__AVAILABLE DATA__:
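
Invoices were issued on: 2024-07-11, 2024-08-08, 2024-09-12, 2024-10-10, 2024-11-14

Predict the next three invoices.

2024-12-12, 2025-01-09, 2025-02-13

These are Thursdays at 28- or 35-day spacing (28, 35, 28, 35).
The pattern: 2nd Thursday of the month.
2nd Thursday of December 2024: 2024-12-12.
January 2025 — 2nd Thursday is 2025-01-09.
2nd Thursday of February 2025: 2025-02-13.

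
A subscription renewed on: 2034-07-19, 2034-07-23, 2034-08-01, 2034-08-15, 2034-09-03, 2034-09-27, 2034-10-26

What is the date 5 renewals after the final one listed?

Gaps: 4, 9, 14, 19, 24, 29 days — each gap is 5 larger than the previous one.
Next gap: 34 days. 2034-10-26 + 34 days = 2034-11-29.
Next gap: 39 days. 2034-11-29 + 39 days = 2035-01-07.
Next gap: 44 days. 2035-01-07 + 44 days = 2035-02-20.
Next gap: 49 days. 2035-02-20 + 49 days = 2035-04-10.
Next gap: 54 days. 2035-04-10 + 54 days = 2035-06-03.

2035-06-03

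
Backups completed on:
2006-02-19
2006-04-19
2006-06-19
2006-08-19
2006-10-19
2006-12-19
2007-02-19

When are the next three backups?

2007-04-19, 2007-06-19, 2007-08-19

Gaps: 59, 61, 61, 61, 61, 62 days — not constant. Every event is on the 19th of the month.
Pattern: the 19th of every 2 months.
April 2007: 2007-04-19.
June 2007: 2007-06-19.
Next: August 2007 → 2007-08-19.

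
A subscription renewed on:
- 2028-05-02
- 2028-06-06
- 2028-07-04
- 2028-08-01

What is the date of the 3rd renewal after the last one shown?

2028-11-07

Gaps: 35, 28, 28 days — a mix of 28 and 35. Every date is a Tuesday.
Each is the 1st Tuesday of its month.
September 2028 — 1st Tuesday is 2028-09-05.
1st Tuesday of October 2028: 2028-10-03.
1st Tuesday of November 2028: 2028-11-07.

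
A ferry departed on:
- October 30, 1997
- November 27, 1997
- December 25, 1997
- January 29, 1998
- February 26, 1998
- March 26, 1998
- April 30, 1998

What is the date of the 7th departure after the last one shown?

November 26, 1998

These are Thursdays with 28, 28, 35, 28, 28, 35-day gaps.
Each is the final Thursday of its month — October 30, 1997 is past the 28th, so '4th Thursday' doesn't fit.
May 1998 ends with Thursday May 28, 1998.
June 1998 ends with Thursday June 25, 1998.
July 1998 ends with Thursday July 30, 1998.
Last Thursday of August 1998: August 27, 1998.
September 1998 ends with Thursday September 24, 1998.
October 1998 ends with Thursday October 29, 1998.
November 1998 ends with Thursday November 26, 1998.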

__PROBLEM DETAILS__: Copy out the lines of the data where the word "renewed" can be found.

__RESPONSE__:
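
A subscription renewed on: 2034-07-19, 2034-07-23, 2034-08-01, 2034-08-15, 2034-09-03, 2034-09-27, 2034-10-26
A subscription renewed on: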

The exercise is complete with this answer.